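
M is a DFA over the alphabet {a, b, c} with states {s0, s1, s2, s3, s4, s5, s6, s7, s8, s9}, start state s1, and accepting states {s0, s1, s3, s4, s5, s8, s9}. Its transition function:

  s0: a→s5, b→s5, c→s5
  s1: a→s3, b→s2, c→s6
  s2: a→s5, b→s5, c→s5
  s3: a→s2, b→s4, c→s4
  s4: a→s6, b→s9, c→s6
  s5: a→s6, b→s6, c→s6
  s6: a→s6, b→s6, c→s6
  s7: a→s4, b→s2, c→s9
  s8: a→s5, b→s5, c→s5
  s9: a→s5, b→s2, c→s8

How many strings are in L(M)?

The useful subgraph on states {s1, s2, s3, s4, s5, s8, s9} is acyclic, so L(M) is finite; the longest accepting path visits 6 useful states, giving maximum string length 5.
Counting accepting paths from s1 by length: 1 of length 0, 1 of length 1, 5 of length 2, 5 of length 3, 4 of length 4, 12 of length 5. Total 28.

28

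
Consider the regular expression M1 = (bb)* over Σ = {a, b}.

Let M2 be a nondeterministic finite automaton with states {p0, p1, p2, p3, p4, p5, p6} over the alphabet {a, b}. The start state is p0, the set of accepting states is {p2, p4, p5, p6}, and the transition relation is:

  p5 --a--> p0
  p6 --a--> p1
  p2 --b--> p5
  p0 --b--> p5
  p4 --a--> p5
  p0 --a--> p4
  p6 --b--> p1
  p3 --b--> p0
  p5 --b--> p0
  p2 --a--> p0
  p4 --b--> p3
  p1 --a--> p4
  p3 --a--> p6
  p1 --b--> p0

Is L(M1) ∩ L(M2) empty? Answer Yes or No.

Converting the expression M1 to a DFA (subset construction, then merging equivalent states) gives the minimal DFA with states {r0, r1, r2}, start state r0, accepting states {r0} and transitions r0: a→r1, b→r2; r1: a→r1, b→r1; r2: a→r1, b→r0.
Exploring the product automaton M1 × M2 from the start pair (r0, p0), following both machines on each input symbol, reaches 8 state pairs: (r0, p0), (r1, p4), (r2, p5), (r1, p5), (r1, p3), (r1, p0), (r1, p6), (r1, p1).
M1 accepts in {r0} and M2 accepts in {p2, p4, p5, p6}; no reachable pair has both components accepting, so no string drives both machines to acceptance simultaneously and L(M1) ∩ L(M2) = ∅.
So no string is accepted by both, and the intersection is empty.

Yes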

WORK REQUIRED — Look above for the line that contains "s0: a→s5, b→s5, c→s5". That line and every line after it through the end of the data must be written out exactly, with nothing else.

EXERCISE OUTPUT —
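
  s0: a→s5, b→s5, c→s5
  s1: a→s3, b→s2, c→s6
  s2: a→s5, b→s5, c→s5
  s3: a→s2, b→s4, c→s4
  s4: a→s6, b→s9, c→s6
  s5: a→s6, b→s6, c→s6
  s6: a→s6, b→s6, c→s6
  s7: a→s4, b→s2, c→s9
  s8: a→s5, b→s5, c→s5
  s9: a→s5, b→s2, c→s8

How many strings are in L(M)?

The useful subgraph on states {s1, s2, s3, s4, s5, s8, s9} is acyclic, so L(M) is finite; the longest accepting path visits 6 useful states, giving maximum string length 5.
Counting accepting paths from s1 by length: 1 of length 0, 1 of length 1, 5 of length 2, 5 of length 3, 4 of length 4, 12 of length 5. Total 28.

28

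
Consider the regular expression M1 = (bb)* over Σ = {a, b}.

Let M2 be a nondeterministic finite automaton with states {p0, p1, p2, p3, p4, p5, p6} over the alphabet {a, b}. The start state is p0, the set of accepting states is {p2, p4, p5, p6}, and the transition relation is:

  p5 --a--> p0
  p6 --a--> p1
  p2 --b--> p5
  p0 --b--> p5
  p4 --a--> p5
  p0 --a--> p4
  p6 --b--> p1
  p3 --b--> p0
  p5 --b--> p0
  p2 --a--> p0
  p4 --b--> p3
  p1 --a--> p4
  p3 --a--> p6
  p1 --b--> p0

Is L(M1) ∩ L(M2) empty? Answer Yes or No.

Converting the expression M1 to a DFA (subset construction, then merging equivalent states) gives the minimal DFA with states {r0, r1, r2}, start state r0, accepting states {r0} and transitions r0: a→r1, b→r2; r1: a→r1, b→r1; r2: a→r1, b→r0.
Exploring the product automaton M1 × M2 from the start pair (r0, p0), following both machines on each input symbol, reaches 8 state pairs: (r0, p0), (r1, p4), (r2, p5), (r1, p5), (r1, p3), (r1, p0), (r1, p6), (r1, p1).
M1 accepts in {r0} and M2 accepts in {p2, p4, p5, p6}; no reachable pair has both components accepting, so no string drives both machines to acceptance simultaneously and L(M1) ∩ L(M2) = ∅.
So no string is accepted by both, and the intersection is empty.

Yes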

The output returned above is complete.